[What the exercise asks]: Take each line of the data that contains the string "satisfying" and copy it.

[Data for this exercise]:

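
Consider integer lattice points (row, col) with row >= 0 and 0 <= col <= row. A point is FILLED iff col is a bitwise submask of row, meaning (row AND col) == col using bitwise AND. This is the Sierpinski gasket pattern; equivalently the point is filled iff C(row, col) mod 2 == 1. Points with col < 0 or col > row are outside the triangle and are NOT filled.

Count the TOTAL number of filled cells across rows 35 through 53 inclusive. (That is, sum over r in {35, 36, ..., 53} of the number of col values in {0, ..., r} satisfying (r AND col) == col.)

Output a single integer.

r35=100011 pc3: +8 =8
r36=100100 pc2: +4 =12
r37=100101 pc3: +8 =20
r38=100110 pc3: +8 =28
r39=100111 pc4: +16 =44
r40=101000 pc2: +4 =48
r41=101001 pc3: +8 =56
r42=101010 pc3: +8 =64
r43=101011 pc4: +16 =80
r44=101100 pc3: +8 =88
r45=101101 pc4: +16 =104
r46=101110 pc4: +16 =120
r47=101111 pc5: +32 =152
r48=110000 pc2: +4 =156
r49=110001 pc3: +8 =164
r50=110010 pc3: +8 =172
r51=110011 pc4: +16 =188
r52=110100 pc3: +8 =196
r53=110101 pc4: +16 =212

Answer: 212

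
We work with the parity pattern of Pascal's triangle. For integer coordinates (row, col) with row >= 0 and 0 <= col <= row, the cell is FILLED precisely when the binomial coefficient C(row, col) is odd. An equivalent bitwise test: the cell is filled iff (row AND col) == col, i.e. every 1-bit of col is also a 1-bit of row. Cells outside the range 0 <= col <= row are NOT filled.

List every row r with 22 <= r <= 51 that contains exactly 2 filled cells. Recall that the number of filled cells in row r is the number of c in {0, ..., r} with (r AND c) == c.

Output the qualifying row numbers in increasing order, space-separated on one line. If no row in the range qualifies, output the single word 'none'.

Row r has 2^popcount(r) filled cells, so we need popcount(r) = log2(2) = 1.
Scan r = 22..51 and keep those with exactly 1 one-bits:
r=22=10110 popcount=3 -> skip
r=23=10111 popcount=4 -> skip
r=24=11000 popcount=2 -> skip
r=25=11001 popcount=3 -> skip
r=26=11010 popcount=3 -> skip
r=27=11011 popcount=4 -> skip
r=28=11100 popcount=3 -> skip
r=29=11101 popcount=4 -> skip
r=30=11110 popcount=4 -> skip
r=31=11111 popcount=5 -> skip
r=32=100000 popcount=1 -> KEEP
r=33=100001 popcount=2 -> skip
r=34=100010 popcount=2 -> skip
r=35=100011 popcount=3 -> skip
r=36=100100 popcount=2 -> skip
r=37=100101 popcount=3 -> skip
r=38=100110 popcount=3 -> skip
r=39=100111 popcount=4 -> skip
r=40=101000 popcount=2 -> skip
r=41=101001 popcount=3 -> skip
r=42=101010 popcount=3 -> skip
r=43=101011 popcount=4 -> skip
r=44=101100 popcount=3 -> skip
r=45=101101 popcount=4 -> skip
r=46=101110 popcount=4 -> skip
r=47=101111 popcount=5 -> skip
r=48=110000 popcount=2 -> skip
r=49=110001 popcount=3 -> skip
r=50=110010 popcount=3 -> skip
r=51=110011 popcount=4 -> skip
Kept rows: 32

Answer: 32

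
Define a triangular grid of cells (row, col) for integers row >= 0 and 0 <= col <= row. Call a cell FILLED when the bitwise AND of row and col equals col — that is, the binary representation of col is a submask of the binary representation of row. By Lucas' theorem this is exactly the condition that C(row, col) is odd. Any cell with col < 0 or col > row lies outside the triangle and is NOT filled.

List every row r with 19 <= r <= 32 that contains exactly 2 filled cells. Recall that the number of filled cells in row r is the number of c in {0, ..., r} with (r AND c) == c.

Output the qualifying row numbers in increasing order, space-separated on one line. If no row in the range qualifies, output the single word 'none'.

Row r has 2^popcount(r) filled cells, so we need popcount(r) = log2(2) = 1.
Scan r = 19..32 and keep those with exactly 1 one-bits:
r=19=10011 popcount=3 -> skip
r=20=10100 popcount=2 -> skip
r=21=10101 popcount=3 -> skip
r=22=10110 popcount=3 -> skip
r=23=10111 popcount=4 -> skip
r=24=11000 popcount=2 -> skip
r=25=11001 popcount=3 -> skip
r=26=11010 popcount=3 -> skip
r=27=11011 popcount=4 -> skip
r=28=11100 popcount=3 -> skip
r=29=11101 popcount=4 -> skip
r=30=11110 popcount=4 -> skip
r=31=11111 popcount=5 -> skip
r=32=100000 popcount=1 -> KEEP
Kept rows: 32

Answer: 32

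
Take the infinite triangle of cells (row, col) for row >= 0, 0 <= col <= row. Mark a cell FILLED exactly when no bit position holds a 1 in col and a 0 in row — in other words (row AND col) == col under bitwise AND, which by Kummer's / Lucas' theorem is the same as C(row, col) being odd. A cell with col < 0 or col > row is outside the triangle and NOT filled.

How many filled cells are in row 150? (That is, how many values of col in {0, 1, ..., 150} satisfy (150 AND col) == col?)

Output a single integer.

150 in binary = 10010110
popcount(150) = number of 1-bits in 10010110 = 4
A col c satisfies (150 AND c) == c iff every set bit of c is also set in 150; each of the 4 set bits of 150 can independently be on or off in c.
count = 2^4 = 16

Answer: 16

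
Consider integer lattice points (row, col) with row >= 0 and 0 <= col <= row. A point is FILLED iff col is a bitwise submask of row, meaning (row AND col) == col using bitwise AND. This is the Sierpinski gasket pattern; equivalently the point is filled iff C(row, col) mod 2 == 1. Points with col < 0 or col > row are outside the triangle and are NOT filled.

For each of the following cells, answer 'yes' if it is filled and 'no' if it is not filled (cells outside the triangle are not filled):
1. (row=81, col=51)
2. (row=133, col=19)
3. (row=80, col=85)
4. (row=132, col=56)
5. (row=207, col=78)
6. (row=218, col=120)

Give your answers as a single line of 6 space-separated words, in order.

(81,51): row=0b1010001, col=0b110011, row AND col = 0b10001 = 17; 17 != 51 -> empty
(133,19): row=0b10000101, col=0b10011, row AND col = 0b1 = 1; 1 != 19 -> empty
(80,85): col outside [0, 80] -> not filled
(132,56): row=0b10000100, col=0b111000, row AND col = 0b0 = 0; 0 != 56 -> empty
(207,78): row=0b11001111, col=0b1001110, row AND col = 0b1001110 = 78; 78 == 78 -> filled
(218,120): row=0b11011010, col=0b1111000, row AND col = 0b1011000 = 88; 88 != 120 -> empty

Answer: no no no no yes no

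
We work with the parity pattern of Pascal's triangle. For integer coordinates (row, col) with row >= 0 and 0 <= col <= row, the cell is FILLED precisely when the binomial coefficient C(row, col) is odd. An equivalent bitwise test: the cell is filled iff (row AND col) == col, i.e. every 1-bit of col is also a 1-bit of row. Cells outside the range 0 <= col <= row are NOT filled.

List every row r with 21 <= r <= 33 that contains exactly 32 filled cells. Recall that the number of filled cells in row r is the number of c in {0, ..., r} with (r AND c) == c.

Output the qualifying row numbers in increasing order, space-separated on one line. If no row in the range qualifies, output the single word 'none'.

Answer: 31

Derivation:
Row r has 2^popcount(r) filled cells, so we need popcount(r) = log2(32) = 5.
Scan r = 21..33 and keep those with exactly 5 one-bits:
r=21=10101 popcount=3 -> skip
r=22=10110 popcount=3 -> skip
r=23=10111 popcount=4 -> skip
r=24=11000 popcount=2 -> skip
r=25=11001 popcount=3 -> skip
r=26=11010 popcount=3 -> skip
r=27=11011 popcount=4 -> skip
r=28=11100 popcount=3 -> skip
r=29=11101 popcount=4 -> skip
r=30=11110 popcount=4 -> skip
r=31=11111 popcount=5 -> KEEP
r=32=100000 popcount=1 -> skip
r=33=100001 popcount=2 -> skip
Kept rows: 31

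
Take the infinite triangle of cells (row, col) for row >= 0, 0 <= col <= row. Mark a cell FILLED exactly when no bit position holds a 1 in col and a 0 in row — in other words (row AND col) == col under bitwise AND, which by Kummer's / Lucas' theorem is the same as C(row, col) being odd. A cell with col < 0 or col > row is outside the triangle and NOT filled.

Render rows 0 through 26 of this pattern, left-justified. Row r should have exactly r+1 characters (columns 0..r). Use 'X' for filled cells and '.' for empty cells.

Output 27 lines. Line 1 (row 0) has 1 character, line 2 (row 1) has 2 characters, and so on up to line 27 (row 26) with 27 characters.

Answer: X
XX
X.X
XXXX
X...X
XX..XX
X.X.X.X
XXXXXXXX
X.......X
XX......XX
X.X.....X.X
XXXX....XXXX
X...X...X...X
XX..XX..XX..XX
X.X.X.X.X.X.X.X
XXXXXXXXXXXXXXXX
X...............X
XX..............XX
X.X.............X.X
XXXX............XXXX
X...X...........X...X
XX..XX..........XX..XX
X.X.X.X.........X.X.X.X
XXXXXXXX........XXXXXXXX
X.......X.......X.......X
XX......XX......XX......XX
X.X.....X.X.....X.X.....X.X

Derivation:
r0=0: X
r1=1: XX
r2=10: X.X
r3=11: XXXX
r4=100: X...X
r5=101: XX..XX
r6=110: X.X.X.X
r7=111: XXXXXXXX
r8=1000: X.......X
r9=1001: XX......XX
r10=1010: X.X.....X.X
r11=1011: XXXX....XXXX
r12=1100: X...X...X...X
r13=1101: XX..XX..XX..XX
r14=1110: X.X.X.X.X.X.X.X
r15=1111: XXXXXXXXXXXXXXXX
r16=10000: X...............X
r17=10001: XX..............XX
r18=10010: X.X.............X.X
r19=10011: XXXX............XXXX
r20=10100: X...X...........X...X
r21=10101: XX..XX..........XX..XX
r22=10110: X.X.X.X.........X.X.X.X
r23=10111: XXXXXXXX........XXXXXXXX
r24=11000: X.......X.......X.......X
r25=11001: XX......XX......XX......XX
r26=11010: X.X.....X.X.....X.X.....X.X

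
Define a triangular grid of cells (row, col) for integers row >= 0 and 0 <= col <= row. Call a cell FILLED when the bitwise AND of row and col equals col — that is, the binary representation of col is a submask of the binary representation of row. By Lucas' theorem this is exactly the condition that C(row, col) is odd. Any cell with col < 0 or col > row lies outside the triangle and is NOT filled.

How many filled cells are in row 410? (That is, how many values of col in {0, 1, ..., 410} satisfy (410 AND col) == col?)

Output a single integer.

410 in binary = 110011010
popcount(410) = number of 1-bits in 110011010 = 5
A col c satisfies (410 AND c) == c iff every set bit of c is also set in 410; each of the 5 set bits of 410 can independently be on or off in c.
count = 2^5 = 32

Answer: 32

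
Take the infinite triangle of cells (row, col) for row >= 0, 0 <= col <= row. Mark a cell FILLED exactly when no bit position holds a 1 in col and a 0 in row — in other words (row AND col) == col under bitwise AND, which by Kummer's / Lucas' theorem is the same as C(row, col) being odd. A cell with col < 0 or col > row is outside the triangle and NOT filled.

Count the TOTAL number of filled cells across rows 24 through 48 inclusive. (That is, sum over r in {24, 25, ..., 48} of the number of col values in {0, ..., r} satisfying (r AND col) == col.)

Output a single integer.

Answer: 274

Derivation:
r24=11000 pc2: +4 =4
r25=11001 pc3: +8 =12
r26=11010 pc3: +8 =20
r27=11011 pc4: +16 =36
r28=11100 pc3: +8 =44
r29=11101 pc4: +16 =60
r30=11110 pc4: +16 =76
r31=11111 pc5: +32 =108
r32=100000 pc1: +2 =110
r33=100001 pc2: +4 =114
r34=100010 pc2: +4 =118
r35=100011 pc3: +8 =126
r36=100100 pc2: +4 =130
r37=100101 pc3: +8 =138
r38=100110 pc3: +8 =146
r39=100111 pc4: +16 =162
r40=101000 pc2: +4 =166
r41=101001 pc3: +8 =174
r42=101010 pc3: +8 =182
r43=101011 pc4: +16 =198
r44=101100 pc3: +8 =206
r45=101101 pc4: +16 =222
r46=101110 pc4: +16 =238
r47=101111 pc5: +32 =270
r48=110000 pc2: +4 =274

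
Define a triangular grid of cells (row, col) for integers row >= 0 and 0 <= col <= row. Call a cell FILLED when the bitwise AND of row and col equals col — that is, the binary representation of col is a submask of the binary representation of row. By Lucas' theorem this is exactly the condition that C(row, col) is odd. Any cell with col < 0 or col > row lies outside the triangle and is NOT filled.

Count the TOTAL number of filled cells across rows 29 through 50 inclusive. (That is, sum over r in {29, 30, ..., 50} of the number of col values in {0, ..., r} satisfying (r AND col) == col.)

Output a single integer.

Answer: 246

Derivation:
r29=11101 pc4: +16 =16
r30=11110 pc4: +16 =32
r31=11111 pc5: +32 =64
r32=100000 pc1: +2 =66
r33=100001 pc2: +4 =70
r34=100010 pc2: +4 =74
r35=100011 pc3: +8 =82
r36=100100 pc2: +4 =86
r37=100101 pc3: +8 =94
r38=100110 pc3: +8 =102
r39=100111 pc4: +16 =118
r40=101000 pc2: +4 =122
r41=101001 pc3: +8 =130
r42=101010 pc3: +8 =138
r43=101011 pc4: +16 =154
r44=101100 pc3: +8 =162
r45=101101 pc4: +16 =178
r46=101110 pc4: +16 =194
r47=101111 pc5: +32 =226
r48=110000 pc2: +4 =230
r49=110001 pc3: +8 =238
r50=110010 pc3: +8 =246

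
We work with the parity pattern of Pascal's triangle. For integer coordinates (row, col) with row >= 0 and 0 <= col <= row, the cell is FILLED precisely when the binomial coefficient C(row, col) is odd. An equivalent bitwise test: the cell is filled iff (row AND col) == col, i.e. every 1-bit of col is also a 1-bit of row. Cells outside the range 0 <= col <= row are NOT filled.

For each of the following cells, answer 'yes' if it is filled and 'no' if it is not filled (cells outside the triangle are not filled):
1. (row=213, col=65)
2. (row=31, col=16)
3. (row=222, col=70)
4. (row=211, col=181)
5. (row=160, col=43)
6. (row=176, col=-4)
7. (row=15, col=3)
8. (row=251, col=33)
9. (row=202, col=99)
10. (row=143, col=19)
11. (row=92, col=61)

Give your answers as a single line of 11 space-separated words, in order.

(213,65): row=0b11010101, col=0b1000001, row AND col = 0b1000001 = 65; 65 == 65 -> filled
(31,16): row=0b11111, col=0b10000, row AND col = 0b10000 = 16; 16 == 16 -> filled
(222,70): row=0b11011110, col=0b1000110, row AND col = 0b1000110 = 70; 70 == 70 -> filled
(211,181): row=0b11010011, col=0b10110101, row AND col = 0b10010001 = 145; 145 != 181 -> empty
(160,43): row=0b10100000, col=0b101011, row AND col = 0b100000 = 32; 32 != 43 -> empty
(176,-4): col outside [0, 176] -> not filled
(15,3): row=0b1111, col=0b11, row AND col = 0b11 = 3; 3 == 3 -> filled
(251,33): row=0b11111011, col=0b100001, row AND col = 0b100001 = 33; 33 == 33 -> filled
(202,99): row=0b11001010, col=0b1100011, row AND col = 0b1000010 = 66; 66 != 99 -> empty
(143,19): row=0b10001111, col=0b10011, row AND col = 0b11 = 3; 3 != 19 -> empty
(92,61): row=0b1011100, col=0b111101, row AND col = 0b11100 = 28; 28 != 61 -> empty

Answer: yes yes yes no no no yes yes no no no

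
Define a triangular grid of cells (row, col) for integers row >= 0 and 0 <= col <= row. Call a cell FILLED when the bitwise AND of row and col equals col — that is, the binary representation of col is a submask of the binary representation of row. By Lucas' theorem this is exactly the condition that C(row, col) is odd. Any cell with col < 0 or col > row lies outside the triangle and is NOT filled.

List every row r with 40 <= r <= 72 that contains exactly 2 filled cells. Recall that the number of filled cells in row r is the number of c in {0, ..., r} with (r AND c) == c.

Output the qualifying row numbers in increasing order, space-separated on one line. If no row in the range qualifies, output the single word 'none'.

Answer: 64

Derivation:
Row r has 2^popcount(r) filled cells, so we need popcount(r) = log2(2) = 1.
Scan r = 40..72 and keep those with exactly 1 one-bits:
r=40=101000 popcount=2 -> skip
r=41=101001 popcount=3 -> skip
r=42=101010 popcount=3 -> skip
r=43=101011 popcount=4 -> skip
r=44=101100 popcount=3 -> skip
r=45=101101 popcount=4 -> skip
r=46=101110 popcount=4 -> skip
r=47=101111 popcount=5 -> skip
r=48=110000 popcount=2 -> skip
r=49=110001 popcount=3 -> skip
r=50=110010 popcount=3 -> skip
r=51=110011 popcount=4 -> skip
r=52=110100 popcount=3 -> skip
r=53=110101 popcount=4 -> skip
r=54=110110 popcount=4 -> skip
r=55=110111 popcount=5 -> skip
r=56=111000 popcount=3 -> skip
r=57=111001 popcount=4 -> skip
r=58=111010 popcount=4 -> skip
r=59=111011 popcount=5 -> skip
r=60=111100 popcount=4 -> skip
r=61=111101 popcount=5 -> skip
r=62=111110 popcount=5 -> skip
r=63=111111 popcount=6 -> skip
r=64=1000000 popcount=1 -> KEEP
r=65=1000001 popcount=2 -> skip
r=66=1000010 popcount=2 -> skip
r=67=1000011 popcount=3 -> skip
r=68=1000100 popcount=2 -> skip
r=69=1000101 popcount=3 -> skip
r=70=1000110 popcount=3 -> skip
r=71=1000111 popcount=4 -> skip
r=72=1001000 popcount=2 -> skip
Kept rows: 64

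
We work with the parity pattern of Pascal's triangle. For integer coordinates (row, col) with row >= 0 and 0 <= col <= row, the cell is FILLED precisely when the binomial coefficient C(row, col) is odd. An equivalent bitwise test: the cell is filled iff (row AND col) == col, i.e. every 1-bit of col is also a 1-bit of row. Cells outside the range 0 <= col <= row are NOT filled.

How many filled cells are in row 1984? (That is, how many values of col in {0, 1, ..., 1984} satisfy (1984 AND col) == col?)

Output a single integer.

Answer: 32

Derivation:
1984 in binary = 11111000000
popcount(1984) = number of 1-bits in 11111000000 = 5
A col c satisfies (1984 AND c) == c iff every set bit of c is also set in 1984; each of the 5 set bits of 1984 can independently be on or off in c.
count = 2^5 = 32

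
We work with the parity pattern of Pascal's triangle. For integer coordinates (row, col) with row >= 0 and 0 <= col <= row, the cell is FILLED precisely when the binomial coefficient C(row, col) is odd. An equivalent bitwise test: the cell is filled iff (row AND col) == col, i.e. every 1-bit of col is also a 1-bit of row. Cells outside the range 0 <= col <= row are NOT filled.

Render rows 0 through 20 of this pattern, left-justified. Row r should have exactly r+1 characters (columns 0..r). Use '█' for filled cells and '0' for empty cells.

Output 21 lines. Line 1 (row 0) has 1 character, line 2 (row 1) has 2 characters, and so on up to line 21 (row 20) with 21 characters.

Answer: █
██
█0█
████
█000█
██00██
█0█0█0█
████████
█0000000█
██000000██
█0█00000█0█
████0000████
█000█000█000█
██00██00██00██
█0█0█0█0█0█0█0█
████████████████
█000000000000000█
██00000000000000██
█0█0000000000000█0█
████000000000000████
█000█00000000000█000█

Derivation:
r0=0: █
r1=1: ██
r2=10: █0█
r3=11: ████
r4=100: █000█
r5=101: ██00██
r6=110: █0█0█0█
r7=111: ████████
r8=1000: █0000000█
r9=1001: ██000000██
r10=1010: █0█00000█0█
r11=1011: ████0000████
r12=1100: █000█000█000█
r13=1101: ██00██00██00██
r14=1110: █0█0█0█0█0█0█0█
r15=1111: ████████████████
r16=10000: █000000000000000█
r17=10001: ██00000000000000██
r18=10010: █0█0000000000000█0█
r19=10011: ████000000000000████
r20=10100: █000█00000000000█000█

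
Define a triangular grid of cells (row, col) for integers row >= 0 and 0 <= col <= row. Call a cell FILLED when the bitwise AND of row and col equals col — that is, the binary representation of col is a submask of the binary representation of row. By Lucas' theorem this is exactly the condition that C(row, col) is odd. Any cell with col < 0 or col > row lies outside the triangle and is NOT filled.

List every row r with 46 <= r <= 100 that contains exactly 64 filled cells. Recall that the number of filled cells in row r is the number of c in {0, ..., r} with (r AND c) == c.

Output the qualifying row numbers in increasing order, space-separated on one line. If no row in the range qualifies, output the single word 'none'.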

[Written answer]:
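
Count the TOTAL number of filled cells across rows 35 through 53 inclusive. (That is, sum over r in {35, 36, ..., 53} of the number of col values in {0, ..., r} satisfying (r AND col) == col.)
Count the TOTAL number of filled cells across rows 24 through 48 inclusive. (That is, sum over r in {24, 25, ..., 48} of the number of col values in {0, ..., r} satisfying (r AND col) == col.)
Count the TOTAL number of filled cells across rows 29 through 50 inclusive. (That is, sum over r in {29, 30, ..., 50} of the number of col values in {0, ..., r} satisfying (r AND col) == col.)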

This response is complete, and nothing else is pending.